--- YOUR OBJECTIVE ---
Transcribe the entire listing exactly as it appears.

******************************

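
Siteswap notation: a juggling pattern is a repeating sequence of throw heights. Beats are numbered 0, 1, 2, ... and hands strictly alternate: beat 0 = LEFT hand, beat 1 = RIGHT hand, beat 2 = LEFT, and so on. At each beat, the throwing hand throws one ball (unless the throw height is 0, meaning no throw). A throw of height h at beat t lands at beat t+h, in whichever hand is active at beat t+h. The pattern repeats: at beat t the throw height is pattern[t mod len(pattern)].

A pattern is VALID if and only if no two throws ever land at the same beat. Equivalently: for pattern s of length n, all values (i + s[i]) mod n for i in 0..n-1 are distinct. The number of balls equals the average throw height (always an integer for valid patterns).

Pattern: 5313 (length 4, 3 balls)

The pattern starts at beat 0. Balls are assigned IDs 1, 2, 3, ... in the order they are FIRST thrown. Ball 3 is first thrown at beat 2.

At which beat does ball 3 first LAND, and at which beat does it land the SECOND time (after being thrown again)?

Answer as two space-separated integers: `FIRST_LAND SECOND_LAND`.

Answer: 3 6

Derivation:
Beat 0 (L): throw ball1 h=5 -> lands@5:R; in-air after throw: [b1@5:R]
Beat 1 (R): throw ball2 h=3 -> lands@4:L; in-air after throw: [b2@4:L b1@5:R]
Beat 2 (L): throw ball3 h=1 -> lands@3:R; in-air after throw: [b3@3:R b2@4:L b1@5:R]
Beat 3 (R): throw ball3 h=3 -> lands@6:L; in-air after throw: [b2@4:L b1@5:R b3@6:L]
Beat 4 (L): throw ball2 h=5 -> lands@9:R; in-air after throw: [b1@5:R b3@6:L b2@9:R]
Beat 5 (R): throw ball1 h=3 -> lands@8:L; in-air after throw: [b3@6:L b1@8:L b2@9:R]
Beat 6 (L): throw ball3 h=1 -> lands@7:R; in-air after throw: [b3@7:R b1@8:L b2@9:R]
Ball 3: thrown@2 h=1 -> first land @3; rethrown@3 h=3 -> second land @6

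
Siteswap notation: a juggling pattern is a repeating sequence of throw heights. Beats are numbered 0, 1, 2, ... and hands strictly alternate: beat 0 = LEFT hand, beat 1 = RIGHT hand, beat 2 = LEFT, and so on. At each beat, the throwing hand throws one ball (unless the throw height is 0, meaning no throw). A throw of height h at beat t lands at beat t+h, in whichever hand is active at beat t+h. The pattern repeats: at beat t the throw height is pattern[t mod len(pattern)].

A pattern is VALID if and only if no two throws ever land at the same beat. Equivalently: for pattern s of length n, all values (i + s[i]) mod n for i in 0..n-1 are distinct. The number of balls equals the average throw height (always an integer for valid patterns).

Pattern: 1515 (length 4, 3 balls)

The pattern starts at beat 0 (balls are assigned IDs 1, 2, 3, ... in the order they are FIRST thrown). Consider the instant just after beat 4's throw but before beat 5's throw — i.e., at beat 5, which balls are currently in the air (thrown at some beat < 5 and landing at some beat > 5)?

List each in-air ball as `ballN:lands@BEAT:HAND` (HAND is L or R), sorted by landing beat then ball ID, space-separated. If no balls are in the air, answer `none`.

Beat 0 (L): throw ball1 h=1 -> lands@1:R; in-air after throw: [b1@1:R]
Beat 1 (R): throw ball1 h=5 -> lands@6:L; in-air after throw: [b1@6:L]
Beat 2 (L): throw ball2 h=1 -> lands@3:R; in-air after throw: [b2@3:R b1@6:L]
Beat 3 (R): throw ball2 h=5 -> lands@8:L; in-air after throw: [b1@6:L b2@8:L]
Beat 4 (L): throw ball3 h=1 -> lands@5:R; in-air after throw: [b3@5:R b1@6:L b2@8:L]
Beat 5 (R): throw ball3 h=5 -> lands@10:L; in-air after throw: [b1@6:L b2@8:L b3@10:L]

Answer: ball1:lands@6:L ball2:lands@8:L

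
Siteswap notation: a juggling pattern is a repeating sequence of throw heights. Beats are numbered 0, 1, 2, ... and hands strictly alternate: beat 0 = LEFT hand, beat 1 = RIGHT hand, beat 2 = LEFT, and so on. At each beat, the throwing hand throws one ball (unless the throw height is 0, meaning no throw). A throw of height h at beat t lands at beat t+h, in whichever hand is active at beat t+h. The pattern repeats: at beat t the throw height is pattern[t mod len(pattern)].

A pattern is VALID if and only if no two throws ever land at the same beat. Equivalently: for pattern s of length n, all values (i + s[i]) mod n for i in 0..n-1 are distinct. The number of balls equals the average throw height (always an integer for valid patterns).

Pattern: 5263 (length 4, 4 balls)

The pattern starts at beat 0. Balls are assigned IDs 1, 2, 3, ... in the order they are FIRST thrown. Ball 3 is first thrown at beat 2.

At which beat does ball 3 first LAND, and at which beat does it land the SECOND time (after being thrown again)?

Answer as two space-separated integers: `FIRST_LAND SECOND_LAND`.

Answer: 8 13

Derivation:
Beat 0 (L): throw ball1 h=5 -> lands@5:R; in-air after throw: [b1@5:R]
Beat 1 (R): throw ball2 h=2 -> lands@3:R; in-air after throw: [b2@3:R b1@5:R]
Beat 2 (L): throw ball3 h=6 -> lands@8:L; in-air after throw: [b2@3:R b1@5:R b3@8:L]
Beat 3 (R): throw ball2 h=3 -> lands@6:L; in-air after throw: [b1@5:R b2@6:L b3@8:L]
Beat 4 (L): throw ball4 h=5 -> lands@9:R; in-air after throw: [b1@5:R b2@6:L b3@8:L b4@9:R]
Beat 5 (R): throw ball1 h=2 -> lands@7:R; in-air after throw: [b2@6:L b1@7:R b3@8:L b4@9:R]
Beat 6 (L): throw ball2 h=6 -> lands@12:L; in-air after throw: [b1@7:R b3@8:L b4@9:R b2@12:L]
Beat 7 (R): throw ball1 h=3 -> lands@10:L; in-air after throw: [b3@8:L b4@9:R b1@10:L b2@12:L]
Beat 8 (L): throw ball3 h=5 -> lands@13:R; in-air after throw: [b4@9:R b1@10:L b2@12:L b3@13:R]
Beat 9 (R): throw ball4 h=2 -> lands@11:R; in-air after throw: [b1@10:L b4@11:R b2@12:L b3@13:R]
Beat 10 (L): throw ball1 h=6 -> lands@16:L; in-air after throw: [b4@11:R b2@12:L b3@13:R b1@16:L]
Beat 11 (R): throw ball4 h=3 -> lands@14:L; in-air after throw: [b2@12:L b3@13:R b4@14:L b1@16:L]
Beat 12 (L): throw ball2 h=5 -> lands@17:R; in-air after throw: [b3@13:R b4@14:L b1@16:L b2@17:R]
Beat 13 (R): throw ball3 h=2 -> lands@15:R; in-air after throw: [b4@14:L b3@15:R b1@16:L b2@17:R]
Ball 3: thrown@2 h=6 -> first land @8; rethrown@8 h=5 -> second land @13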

******************************

--- ANSWER TO THIS EXERCISE ---
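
Siteswap notation: a juggling pattern is a repeating sequence of throw heights. Beats are numbered 0, 1, 2, ... and hands strictly alternate: beat 0 = LEFT hand, beat 1 = RIGHT hand, beat 2 = LEFT, and so on. At each beat, the throwing hand throws one ball (unless the throw height is 0, meaning no throw). A throw of height h at beat t lands at beat t+h, in whichever hand is active at beat t+h. The pattern repeats: at beat t the throw height is pattern[t mod len(pattern)].

A pattern is VALID if and only if no two throws ever land at the same beat. Equivalently: for pattern s of length n, all values (i + s[i]) mod n for i in 0..n-1 are distinct. The number of balls equals the average throw height (always an integer for valid patterns).

Pattern: 5313 (length 4, 3 balls)

The pattern starts at beat 0. Balls are assigned IDs 1, 2, 3, ... in the order they are FIRST thrown. Ball 3 is first thrown at beat 2.

At which beat does ball 3 first LAND, and at which beat does it land the SECOND time (after being thrown again)?

Answer as two space-separated integers: `FIRST_LAND SECOND_LAND`.

Answer: 3 6

Derivation:
Beat 0 (L): throw ball1 h=5 -> lands@5:R; in-air after throw: [b1@5:R]
Beat 1 (R): throw ball2 h=3 -> lands@4:L; in-air after throw: [b2@4:L b1@5:R]
Beat 2 (L): throw ball3 h=1 -> lands@3:R; in-air after throw: [b3@3:R b2@4:L b1@5:R]
Beat 3 (R): throw ball3 h=3 -> lands@6:L; in-air after throw: [b2@4:L b1@5:R b3@6:L]
Beat 4 (L): throw ball2 h=5 -> lands@9:R; in-air after throw: [b1@5:R b3@6:L b2@9:R]
Beat 5 (R): throw ball1 h=3 -> lands@8:L; in-air after throw: [b3@6:L b1@8:L b2@9:R]
Beat 6 (L): throw ball3 h=1 -> lands@7:R; in-air after throw: [b3@7:R b1@8:L b2@9:R]
Ball 3: thrown@2 h=1 -> first land @3; rethrown@3 h=3 -> second land @6

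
Siteswap notation: a juggling pattern is a repeating sequence of throw heights. Beats are numbered 0, 1, 2, ... and hands strictly alternate: beat 0 = LEFT hand, beat 1 = RIGHT hand, beat 2 = LEFT, and so on. At each beat, the throwing hand throws one ball (unless the throw height is 0, meaning no throw). A throw of height h at beat t lands at beat t+h, in whichever hand is active at beat t+h. The pattern repeats: at beat t the throw height is pattern[t mod len(pattern)].

A pattern is VALID if and only if no two throws ever land at the same beat. Equivalently: for pattern s of length n, all values (i + s[i]) mod n for i in 0..n-1 are distinct. The number of balls equals the average throw height (always an integer for valid patterns).

Pattern: 1515 (length 4, 3 balls)

The pattern starts at beat 0 (balls are assigned IDs 1, 2, 3, ... in the order they are FIRST thrown). Consider the instant just after beat 4's throw but before beat 5's throw — i.e., at beat 5, which balls are currently in the air (thrown at some beat < 5 and landing at some beat > 5)?

List each in-air ball as `ballN:lands@BEAT:HAND` (HAND is L or R), sorted by landing beat then ball ID, space-separated. If no balls are in the air, answer `none`.

Beat 0 (L): throw ball1 h=1 -> lands@1:R; in-air after throw: [b1@1:R]
Beat 1 (R): throw ball1 h=5 -> lands@6:L; in-air after throw: [b1@6:L]
Beat 2 (L): throw ball2 h=1 -> lands@3:R; in-air after throw: [b2@3:R b1@6:L]
Beat 3 (R): throw ball2 h=5 -> lands@8:L; in-air after throw: [b1@6:L b2@8:L]
Beat 4 (L): throw ball3 h=1 -> lands@5:R; in-air after throw: [b3@5:R b1@6:L b2@8:L]
Beat 5 (R): throw ball3 h=5 -> lands@10:L; in-air after throw: [b1@6:L b2@8:L b3@10:L]

Answer: ball1:lands@6:L ball2:lands@8:L

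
Siteswap notation: a juggling pattern is a repeating sequence of throw heights. Beats are numbered 0, 1, 2, ... and hands strictly alternate: beat 0 = LEFT hand, beat 1 = RIGHT hand, beat 2 = LEFT, and so on. At each beat, the throwing hand throws one ball (unless the throw height is 0, meaning no throw). A throw of height h at beat t lands at beat t+h, in whichever hand is active at beat t+h. The pattern repeats: at beat t the throw height is pattern[t mod len(pattern)].

A pattern is VALID if and only if no two throws ever land at the same beat. Equivalently: for pattern s of length n, all values (i + s[i]) mod n for i in 0..n-1 are distinct. The number of balls equals the average throw height (always an integer for valid patterns).

Pattern: 5263 (length 4, 4 balls)

The pattern starts at beat 0. Balls are assigned IDs 1, 2, 3, ... in the order they are FIRST thrown. Ball 3 is first thrown at beat 2.

At which beat does ball 3 first LAND, and at which beat does it land the SECOND time (after being thrown again)?

Answer as two space-separated integers: `FIRST_LAND SECOND_LAND`.

Answer: 8 13

Derivation:
Beat 0 (L): throw ball1 h=5 -> lands@5:R; in-air after throw: [b1@5:R]
Beat 1 (R): throw ball2 h=2 -> lands@3:R; in-air after throw: [b2@3:R b1@5:R]
Beat 2 (L): throw ball3 h=6 -> lands@8:L; in-air after throw: [b2@3:R b1@5:R b3@8:L]
Beat 3 (R): throw ball2 h=3 -> lands@6:L; in-air after throw: [b1@5:R b2@6:L b3@8:L]
Beat 4 (L): throw ball4 h=5 -> lands@9:R; in-air after throw: [b1@5:R b2@6:L b3@8:L b4@9:R]
Beat 5 (R): throw ball1 h=2 -> lands@7:R; in-air after throw: [b2@6:L b1@7:R b3@8:L b4@9:R]
Beat 6 (L): throw ball2 h=6 -> lands@12:L; in-air after throw: [b1@7:R b3@8:L b4@9:R b2@12:L]
Beat 7 (R): throw ball1 h=3 -> lands@10:L; in-air after throw: [b3@8:L b4@9:R b1@10:L b2@12:L]
Beat 8 (L): throw ball3 h=5 -> lands@13:R; in-air after throw: [b4@9:R b1@10:L b2@12:L b3@13:R]
Beat 9 (R): throw ball4 h=2 -> lands@11:R; in-air after throw: [b1@10:L b4@11:R b2@12:L b3@13:R]
Beat 10 (L): throw ball1 h=6 -> lands@16:L; in-air after throw: [b4@11:R b2@12:L b3@13:R b1@16:L]
Beat 11 (R): throw ball4 h=3 -> lands@14:L; in-air after throw: [b2@12:L b3@13:R b4@14:L b1@16:L]
Beat 12 (L): throw ball2 h=5 -> lands@17:R; in-air after throw: [b3@13:R b4@14:L b1@16:L b2@17:R]
Beat 13 (R): throw ball3 h=2 -> lands@15:R; in-air after throw: [b4@14:L b3@15:R b1@16:L b2@17:R]
Ball 3: thrown@2 h=6 -> first land @8; rethrown@8 h=5 -> second land @13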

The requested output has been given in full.